What the task asks: The whole listing should be retyped exactly as it appears.

Source material:
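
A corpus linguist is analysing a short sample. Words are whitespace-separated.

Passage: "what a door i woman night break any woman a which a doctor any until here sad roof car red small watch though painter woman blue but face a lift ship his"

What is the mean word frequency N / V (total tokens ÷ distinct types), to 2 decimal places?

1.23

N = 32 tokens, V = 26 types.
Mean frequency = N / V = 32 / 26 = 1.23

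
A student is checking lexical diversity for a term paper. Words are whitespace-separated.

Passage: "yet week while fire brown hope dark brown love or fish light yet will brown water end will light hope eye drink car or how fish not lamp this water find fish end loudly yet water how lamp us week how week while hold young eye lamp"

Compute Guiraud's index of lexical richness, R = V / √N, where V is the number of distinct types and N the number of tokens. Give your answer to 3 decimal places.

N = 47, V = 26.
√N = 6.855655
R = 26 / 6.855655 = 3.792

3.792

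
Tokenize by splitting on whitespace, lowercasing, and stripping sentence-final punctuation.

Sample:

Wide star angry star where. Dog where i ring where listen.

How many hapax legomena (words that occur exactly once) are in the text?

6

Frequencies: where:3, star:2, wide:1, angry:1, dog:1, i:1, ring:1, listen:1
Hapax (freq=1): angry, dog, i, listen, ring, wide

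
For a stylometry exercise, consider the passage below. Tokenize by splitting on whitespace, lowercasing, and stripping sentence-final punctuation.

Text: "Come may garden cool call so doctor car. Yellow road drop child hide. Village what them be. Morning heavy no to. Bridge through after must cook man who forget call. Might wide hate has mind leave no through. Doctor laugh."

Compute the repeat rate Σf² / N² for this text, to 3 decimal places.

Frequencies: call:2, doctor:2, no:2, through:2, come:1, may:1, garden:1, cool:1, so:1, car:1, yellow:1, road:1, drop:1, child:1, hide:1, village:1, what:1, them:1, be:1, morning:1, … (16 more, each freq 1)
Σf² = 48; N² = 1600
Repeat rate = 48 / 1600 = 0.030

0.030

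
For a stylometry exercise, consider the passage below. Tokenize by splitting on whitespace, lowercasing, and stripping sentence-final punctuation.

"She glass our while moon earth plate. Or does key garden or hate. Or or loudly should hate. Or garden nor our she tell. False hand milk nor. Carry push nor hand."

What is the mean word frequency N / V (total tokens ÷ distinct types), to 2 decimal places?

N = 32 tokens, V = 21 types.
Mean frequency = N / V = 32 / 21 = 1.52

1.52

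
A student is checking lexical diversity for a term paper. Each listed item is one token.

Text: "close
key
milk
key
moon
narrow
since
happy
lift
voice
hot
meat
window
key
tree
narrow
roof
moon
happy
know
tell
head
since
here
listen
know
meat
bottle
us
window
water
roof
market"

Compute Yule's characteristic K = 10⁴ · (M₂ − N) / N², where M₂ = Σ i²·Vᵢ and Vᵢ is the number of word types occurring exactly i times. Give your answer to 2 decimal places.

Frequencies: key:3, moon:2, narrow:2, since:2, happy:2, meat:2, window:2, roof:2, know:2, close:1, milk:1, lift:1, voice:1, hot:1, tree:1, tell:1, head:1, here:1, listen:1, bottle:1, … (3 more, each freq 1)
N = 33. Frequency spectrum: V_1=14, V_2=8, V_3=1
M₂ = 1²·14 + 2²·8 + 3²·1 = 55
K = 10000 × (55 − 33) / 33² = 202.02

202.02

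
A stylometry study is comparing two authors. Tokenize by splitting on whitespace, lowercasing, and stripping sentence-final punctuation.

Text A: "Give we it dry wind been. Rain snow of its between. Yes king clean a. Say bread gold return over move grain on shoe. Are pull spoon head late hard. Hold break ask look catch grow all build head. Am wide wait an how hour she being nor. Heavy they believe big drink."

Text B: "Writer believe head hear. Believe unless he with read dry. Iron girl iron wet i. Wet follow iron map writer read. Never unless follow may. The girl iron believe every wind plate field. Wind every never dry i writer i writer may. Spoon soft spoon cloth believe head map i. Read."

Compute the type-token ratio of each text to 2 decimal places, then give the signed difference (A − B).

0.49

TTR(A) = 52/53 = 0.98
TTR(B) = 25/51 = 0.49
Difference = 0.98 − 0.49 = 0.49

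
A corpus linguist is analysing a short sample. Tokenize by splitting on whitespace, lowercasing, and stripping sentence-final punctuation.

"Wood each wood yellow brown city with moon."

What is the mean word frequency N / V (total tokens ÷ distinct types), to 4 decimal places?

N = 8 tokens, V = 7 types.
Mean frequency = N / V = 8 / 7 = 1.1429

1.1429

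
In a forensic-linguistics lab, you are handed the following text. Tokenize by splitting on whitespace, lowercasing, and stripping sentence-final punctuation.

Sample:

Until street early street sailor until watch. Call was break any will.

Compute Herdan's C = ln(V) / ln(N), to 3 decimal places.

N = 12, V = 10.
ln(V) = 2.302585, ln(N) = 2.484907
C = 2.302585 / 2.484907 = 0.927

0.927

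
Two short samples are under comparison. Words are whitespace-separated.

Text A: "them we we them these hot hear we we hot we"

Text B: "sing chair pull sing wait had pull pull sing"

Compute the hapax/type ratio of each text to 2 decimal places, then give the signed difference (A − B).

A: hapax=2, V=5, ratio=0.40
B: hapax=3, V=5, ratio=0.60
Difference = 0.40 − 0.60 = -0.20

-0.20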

Task output:
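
A corpus linguist is analysing a short sample. Words are whitespace-separated.

Passage: "what a door i woman night break any woman a which a doctor any until here sad roof car red small watch though painter woman blue but face a lift ship his"

What is the mean word frequency N / V (total tokens ÷ distinct types), to 2 decimal places?

1.23

N = 32 tokens, V = 26 types.
Mean frequency = N / V = 32 / 26 = 1.23

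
A student is checking lexical diversity for a term paper. Words are whitespace-separated.

Passage: "yet week while fire brown hope dark brown love or fish light yet will brown water end will light hope eye drink car or how fish not lamp this water find fish end loudly yet water how lamp us week how week while hold young eye lamp"

Compute Guiraud's index of lexical richness, R = V / √N, where V is the number of distinct types and N the number of tokens. Give your answer to 3 decimal places.

N = 47, V = 26.
√N = 6.855655
R = 26 / 6.855655 = 3.792

3.792

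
Tokenize by splitting on whitespace, lowercasing, and stripping sentence-final punctuation.

Sample:

Wide star angry star where. Dog where i ring where listen.

How many hapax legomena (words that occur exactly once) are in the text?

6

Frequencies: where:3, star:2, wide:1, angry:1, dog:1, i:1, ring:1, listen:1
Hapax (freq=1): angry, dog, i, listen, ring, wide

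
For a stylometry exercise, consider the passage below. Tokenize by splitting on whitespace, lowercasing, and stripping sentence-final punctuation.

Text: "Come may garden cool call so doctor car. Yellow road drop child hide. Village what them be. Morning heavy no to. Bridge through after must cook man who forget call. Might wide hate has mind leave no through. Doctor laugh."

Compute the repeat rate Σf² / N² for this text, to 3 decimal places.

Frequencies: call:2, doctor:2, no:2, through:2, come:1, may:1, garden:1, cool:1, so:1, car:1, yellow:1, road:1, drop:1, child:1, hide:1, village:1, what:1, them:1, be:1, morning:1, … (16 more, each freq 1)
Σf² = 48; N² = 1600
Repeat rate = 48 / 1600 = 0.030

0.030

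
For a stylometry exercise, consider the passage below. Tokenize by splitting on whitespace, lowercasing, and stripping sentence-final punctuation.

"She glass our while moon earth plate. Or does key garden or hate. Or or loudly should hate. Or garden nor our she tell. False hand milk nor. Carry push nor hand."

What is the mean word frequency N / V (total tokens ÷ distinct types), to 2 decimal places?

N = 32 tokens, V = 21 types.
Mean frequency = N / V = 32 / 21 = 1.52

1.52

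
A student is checking lexical diversity for a term paper. Each listed item is one token.

Text: "close
key
milk
key
moon
narrow
since
happy
lift
voice
hot
meat
window
key
tree
narrow
roof
moon
happy
know
tell
head
since
here
listen
know
meat
bottle
us
window
water
roof
market"

Compute Yule's characteristic K = 10⁴ · (M₂ − N) / N², where M₂ = Σ i²·Vᵢ and Vᵢ is the number of word types occurring exactly i times. Give your answer to 2 decimal places.

Frequencies: key:3, moon:2, narrow:2, since:2, happy:2, meat:2, window:2, roof:2, know:2, close:1, milk:1, lift:1, voice:1, hot:1, tree:1, tell:1, head:1, here:1, listen:1, bottle:1, … (3 more, each freq 1)
N = 33. Frequency spectrum: V_1=14, V_2=8, V_3=1
M₂ = 1²·14 + 2²·8 + 3²·1 = 55
K = 10000 × (55 − 33) / 33² = 202.02

202.02

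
A stylometry study is comparing two authors. Tokenize by splitting on whitespace, lowercasing, and stripping sentence-final punctuation.

Text A: "Give we it dry wind been. Rain snow of its between. Yes king clean a. Say bread gold return over move grain on shoe. Are pull spoon head late hard. Hold break ask look catch grow all build head. Am wide wait an how hour she being nor. Heavy they believe big drink."

Text B: "Writer believe head hear. Believe unless he with read dry. Iron girl iron wet i. Wet follow iron map writer read. Never unless follow may. The girl iron believe every wind plate field. Wind every never dry i writer i writer may. Spoon soft spoon cloth believe head map i. Read."

Compute the type-token ratio of each text to 2 decimal places, then give the signed difference (A − B).

0.49

TTR(A) = 52/53 = 0.98
TTR(B) = 25/51 = 0.49
Difference = 0.98 − 0.49 = 0.49

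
A corpus linguist is analysing a short sample. Tokenize by splitting on whitespace, lowercasing, and stripping sentence-final punctuation.

"Wood each wood yellow brown city with moon."

What is the mean word frequency N / V (total tokens ÷ distinct types), to 4 decimal places?

N = 8 tokens, V = 7 types.
Mean frequency = N / V = 8 / 7 = 1.1429

1.1429

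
In a forensic-linguistics lab, you are handed the following text. Tokenize by splitting on whitespace, lowercasing, and stripping sentence-final punctuation.

Sample:

Until street early street sailor until watch. Call was break any will.

Compute Herdan's C = ln(V) / ln(N), to 3 decimal places.

N = 12, V = 10.
ln(V) = 2.302585, ln(N) = 2.484907
C = 2.302585 / 2.484907 = 0.927

0.927

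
Two short samples are under comparison. Words are whitespace-separated.

Text A: "them we we them these hot hear we we hot we"

Text B: "sing chair pull sing wait had pull pull sing"

Compute the hapax/type ratio of each text to 2 decimal places, then give the signed difference (A − B).

A: hapax=2, V=5, ratio=0.40
B: hapax=3, V=5, ratio=0.60
Difference = 0.40 − 0.60 = -0.20

-0.20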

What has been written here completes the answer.